Data provided>
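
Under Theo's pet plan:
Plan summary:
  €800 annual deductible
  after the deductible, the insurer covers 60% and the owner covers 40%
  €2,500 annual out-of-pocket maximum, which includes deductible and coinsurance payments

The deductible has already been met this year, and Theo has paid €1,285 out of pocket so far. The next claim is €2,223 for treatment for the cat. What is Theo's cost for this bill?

With the deductible met, the entire €2,223 is subject to coinsurance.
Coinsurance: €2,223 × 40% = €889.20.
Year-to-date out-of-pocket becomes €1,285 + €889.20 = €2,174.20, still under the €2,500 maximum, so no cap applies.

€889.20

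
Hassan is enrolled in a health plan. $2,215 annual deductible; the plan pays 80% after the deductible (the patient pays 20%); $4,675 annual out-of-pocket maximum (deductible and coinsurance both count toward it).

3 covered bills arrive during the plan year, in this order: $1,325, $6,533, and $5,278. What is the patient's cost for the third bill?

$1,055.60

#1 ($1,325): fully absorbed by the deductible. Patient owes $1,325 (running OOP $1,325).
#2 ($6,533): deductible takes $890, $5,643 remains; 20% of $5,643 = $1,128.60. Cost to patient: $2,018.60. OOP to date $3,343.60.
#3 ($5,278): deductible met; 20% of $5,278 = $1,055.60. Patient pays $1,055.60; OOP now $4,399.20.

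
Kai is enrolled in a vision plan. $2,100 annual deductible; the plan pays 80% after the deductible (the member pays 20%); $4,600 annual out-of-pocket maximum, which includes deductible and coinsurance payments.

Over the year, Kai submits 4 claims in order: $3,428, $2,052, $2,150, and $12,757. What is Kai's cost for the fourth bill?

$1,394

Claim 1 — $3,428: $2,100 to deductible, leaving $1,328; 20% of $1,328 = $265.60. Member owes $2,365.60 (running OOP $2,365.60).
Claim 2 — $2,052: deductible already satisfied, so member's share is 20% × $2,052 = $410.40. Member owes $410.40 (running OOP $2,776).
Claim 3 — $2,150: 20% coinsurance on $2,150 = $430. Cost to member: $430. OOP to date $3,206.
Claim 4 — $12,757: 20% coinsurance on $12,757 = $2,551.40. OOP would hit $5,757.40 > $4,600, so the cap limits the member to $4,600 − $3,206 = $1,394.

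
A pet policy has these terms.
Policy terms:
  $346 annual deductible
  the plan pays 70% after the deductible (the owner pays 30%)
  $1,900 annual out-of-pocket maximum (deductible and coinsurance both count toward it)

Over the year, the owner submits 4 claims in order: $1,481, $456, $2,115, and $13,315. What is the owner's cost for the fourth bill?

Bill 1, $1,481: deductible takes $346, $1,135 remains; coinsurance $1,135 × 30% = $340.50. Cost to owner: $686.50. OOP to date $686.50.
Bill 2, $456: deductible already satisfied, so owner's share is 30% × $456 = $136.80. Owner pays $136.80; OOP now $823.30.
Bill 3, $2,115: 30% coinsurance on $2,115 = $634.50. Cost to owner: $634.50. OOP to date $1,457.80.
Bill 4, $13,315: 30% coinsurance on $13,315 = $3,994.50. That would push OOP to $5,452.30, over the $1,900 cap, so owner pays $1,900 − $1,457.80 = $442.20.

$442.20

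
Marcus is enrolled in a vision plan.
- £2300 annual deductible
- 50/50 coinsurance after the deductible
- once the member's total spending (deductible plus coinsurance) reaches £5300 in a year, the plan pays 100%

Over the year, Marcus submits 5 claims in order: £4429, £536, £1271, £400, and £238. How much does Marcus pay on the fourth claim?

£200

Claim 1 (£4429): deductible takes £2300, £2129 remains; coinsurance £2129 × 50% = £1064.50. Member owes £3364.50 (running OOP £3364.50).
Claim 2 (£536): deductible already satisfied, so member's share is 50% × £536 = £268. Cost to member: £268. OOP to date £3632.50.
Claim 3 (£1271): 50% coinsurance on £1271 = £635.50. Member owes £635.50 (running OOP £4268).
Claim 4 (£400): 50% coinsurance on £400 = £200. Cost to member: £200. OOP to date £4468.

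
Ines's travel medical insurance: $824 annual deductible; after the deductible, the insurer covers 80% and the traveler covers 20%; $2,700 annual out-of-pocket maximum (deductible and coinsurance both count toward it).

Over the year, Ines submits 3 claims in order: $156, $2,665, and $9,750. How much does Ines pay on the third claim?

#1 ($156): fully absorbed by the deductible. Traveler owes $156 (running OOP $156).
#2 ($2,665): $668 finishes the deductible; $1,997 goes to coinsurance; traveler's 20% is $399.40. Traveler owes $1,067.40 (running OOP $1,223.40).
#3 ($9,750): deductible met; 20% of $9,750 = $1,950. OOP would hit $3,173.40 > $2,700, so the cap limits the traveler to $2,700 − $1,223.40 = $1,476.60.

$1,476.60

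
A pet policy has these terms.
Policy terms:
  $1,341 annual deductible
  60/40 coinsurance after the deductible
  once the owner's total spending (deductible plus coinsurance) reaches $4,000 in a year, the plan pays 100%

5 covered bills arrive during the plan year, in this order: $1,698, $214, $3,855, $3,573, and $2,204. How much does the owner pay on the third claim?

Claim 1 ($1,698): $1,341 to deductible, leaving $357; 40% of $357 = $142.80. Owner owes $1,483.80 (running OOP $1,483.80).
Claim 2 ($214): deductible met; 40% of $214 = $85.60. Owner owes $85.60 (running OOP $1,569.40).
Claim 3 ($3,855): 40% coinsurance on $3,855 = $1,542. Owner pays $1,542; OOP now $3,111.40.

$1,542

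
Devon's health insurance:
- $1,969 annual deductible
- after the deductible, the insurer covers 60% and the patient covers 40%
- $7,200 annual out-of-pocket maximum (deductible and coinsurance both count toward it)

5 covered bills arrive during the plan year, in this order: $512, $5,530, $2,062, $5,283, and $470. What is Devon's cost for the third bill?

Bill 1, $512: fully absorbed by the deductible. Patient owes $512 (running OOP $512).
Bill 2, $5,530: $1,457 finishes the deductible; $4,073 goes to coinsurance; 40% of $4,073 = $1,629.20. Patient pays $3,086.20; OOP now $3,598.20.
Bill 3, $2,062: deductible met; 40% of $2,062 = $824.80. Cost to patient: $824.80. OOP to date $4,423.

$824.80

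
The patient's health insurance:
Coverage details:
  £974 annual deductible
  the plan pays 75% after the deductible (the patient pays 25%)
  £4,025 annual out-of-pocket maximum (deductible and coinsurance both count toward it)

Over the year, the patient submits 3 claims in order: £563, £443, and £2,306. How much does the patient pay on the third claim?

#1 (£563): all of it applies to the deductible. Patient owes £563 (running OOP £563).
#2 (£443): £411 finishes the deductible; £32 goes to coinsurance; patient's 25% is £8. Patient pays £419; OOP now £982.
#3 (£2,306): deductible met; 25% of £2,306 = £576.50. Patient pays £576.50; OOP now £1,558.50.

£576.50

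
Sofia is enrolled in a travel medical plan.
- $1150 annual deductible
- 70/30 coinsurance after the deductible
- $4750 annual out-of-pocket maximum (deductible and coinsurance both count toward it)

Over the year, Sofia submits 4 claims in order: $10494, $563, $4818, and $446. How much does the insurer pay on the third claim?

#1 ($10494): $1150 finishes the deductible; $9344 goes to coinsurance; traveler's 30% is $2803.20. Traveler owes $3953.20 (running OOP $3953.20). Insurer: $10494 − $3953.20 = $6540.80.
#2 ($563): deductible already satisfied, so traveler's share is 30% × $563 = $168.90. Traveler pays $168.90; OOP now $4122.10. Insurer: $563 − $168.90 = $394.10.
#3 ($4818): 30% coinsurance on $4818 = $1445.40. Adding that to $4122.10 gives $5567.50, past the $4750 cap; traveler pays only $4750 − $4122.10 = $627.90. Plan pays $4818 − $627.90 = $4190.10.

$4190.10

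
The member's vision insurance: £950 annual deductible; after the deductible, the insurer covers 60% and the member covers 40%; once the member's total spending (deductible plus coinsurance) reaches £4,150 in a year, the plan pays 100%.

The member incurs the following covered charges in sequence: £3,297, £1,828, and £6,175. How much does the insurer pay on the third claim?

Claim 1 — £3,297: deductible takes £950, £2,347 remains; member's 40% is £938.80. Cost to member: £1,888.80. OOP to date £1,888.80. Plan pays £3,297 − £1,888.80 = £1,408.20.
Claim 2 — £1,828: 40% coinsurance on £1,828 = £731.20. Member pays £731.20; OOP now £2,620. Insurer: £1,828 − £731.20 = £1,096.80.
Claim 3 — £6,175: deductible already satisfied, so member's share is 40% × £6,175 = £2,470. OOP would hit £5,090 > £4,150, so the cap limits the member to £4,150 − £2,620 = £1,530. Insurer: £6,175 − £1,530 = £4,645.

£4,645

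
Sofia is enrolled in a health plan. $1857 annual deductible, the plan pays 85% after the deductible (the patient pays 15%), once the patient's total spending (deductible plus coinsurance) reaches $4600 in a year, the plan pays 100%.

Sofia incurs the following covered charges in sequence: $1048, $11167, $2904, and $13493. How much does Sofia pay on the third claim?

$435.60

Claim 1 ($1048): all of it applies to the deductible. Patient owes $1048 (running OOP $1048).
Claim 2 ($11167): deductible takes $809, $10358 remains; coinsurance $10358 × 15% = $1553.70. Patient owes $2362.70 (running OOP $3410.70).
Claim 3 ($2904): deductible met; 15% of $2904 = $435.60. Patient pays $435.60; OOP now $3846.30.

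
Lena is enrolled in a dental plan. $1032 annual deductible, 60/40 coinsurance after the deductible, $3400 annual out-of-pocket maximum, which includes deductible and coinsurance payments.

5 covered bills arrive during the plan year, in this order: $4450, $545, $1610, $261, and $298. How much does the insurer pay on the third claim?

Claim 1 — $4450: $1032 to deductible, leaving $3418; patient's 40% is $1367.20. Patient owes $2399.20 (running OOP $2399.20). Plan pays $4450 − $2399.20 = $2050.80.
Claim 2 — $545: 40% coinsurance on $545 = $218. Patient owes $218 (running OOP $2617.20). Insurer: $545 − $218 = $327.
Claim 3 — $1610: 40% coinsurance on $1610 = $644. Patient owes $644 (running OOP $3261.20). Plan pays $1610 − $644 = $966.

$966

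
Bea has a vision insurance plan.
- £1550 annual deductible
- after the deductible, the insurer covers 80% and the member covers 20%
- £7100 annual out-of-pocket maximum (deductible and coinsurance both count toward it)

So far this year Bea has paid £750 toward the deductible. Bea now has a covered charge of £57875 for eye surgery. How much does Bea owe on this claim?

Remaining deductible: £1550 − £750 = £800.
That leaves £57875 − £800 = £57075 for coinsurance.
20% of £57075 = £11415 falls to the member.
That puts the member's cost at £800 + £11415 = £12215 before any cap.
Adding £12215 to the £750 already spent would give £12965, which exceeds the £7100 cap; the member pays just £7100 − £750 = £6350.

£6350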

Exercise prompt> Give back the lines of the data exactly as they are written, from the first line through the line containing "the plan pays 70%".

Exercise solution>
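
Under Theo's pet plan:
Plan summary:
  €800 annual deductible
  after the deductible, the insurer covers 60% and the owner covers 40%
  €2,500 annual out-of-pocket maximum, which includes deductible and coinsurance payments

The deductible has already been met this year, and Theo has paid €1,285 out of pocket so far. The next claim is €2,223 for treatment for the cat. What is Theo's cost for this bill?

With the deductible met, the entire €2,223 is subject to coinsurance.
Coinsurance: €2,223 × 40% = €889.20.
Year-to-date out-of-pocket becomes €1,285 + €889.20 = €2,174.20, still under the €2,500 maximum, so no cap applies.

€889.20

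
Hassan is enrolled in a health plan. $2,215 annual deductible; the plan pays 80% after the deductible (the patient pays 20%); $4,675 annual out-of-pocket maximum (deductible and coinsurance both count toward it).

3 covered bills arrive during the plan year, in this order: $1,325, $6,533, and $5,278. What is the patient's cost for the third bill?

$1,055.60

#1 ($1,325): fully absorbed by the deductible. Patient owes $1,325 (running OOP $1,325).
#2 ($6,533): deductible takes $890, $5,643 remains; 20% of $5,643 = $1,128.60. Cost to patient: $2,018.60. OOP to date $3,343.60.
#3 ($5,278): deductible met; 20% of $5,278 = $1,055.60. Patient pays $1,055.60; OOP now $4,399.20.

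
Kai is enrolled in a vision plan. $2,100 annual deductible; the plan pays 80% after the deductible (the member pays 20%); $4,600 annual out-of-pocket maximum, which includes deductible and coinsurance payments.

Over the year, Kai submits 4 claims in order: $3,428, $2,052, $2,150, and $12,757. What is Kai's cost for the fourth bill?

$1,394

Claim 1 — $3,428: $2,100 to deductible, leaving $1,328; 20% of $1,328 = $265.60. Member owes $2,365.60 (running OOP $2,365.60).
Claim 2 — $2,052: deductible already satisfied, so member's share is 20% × $2,052 = $410.40. Member owes $410.40 (running OOP $2,776).
Claim 3 — $2,150: 20% coinsurance on $2,150 = $430. Cost to member: $430. OOP to date $3,206.
Claim 4 — $12,757: 20% coinsurance on $12,757 = $2,551.40. OOP would hit $5,757.40 > $4,600, so the cap limits the member to $4,600 − $3,206 = $1,394.

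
A pet policy has these terms.
Policy terms:
  $346 annual deductible
  the plan pays 70% after the deductible (the owner pays 30%)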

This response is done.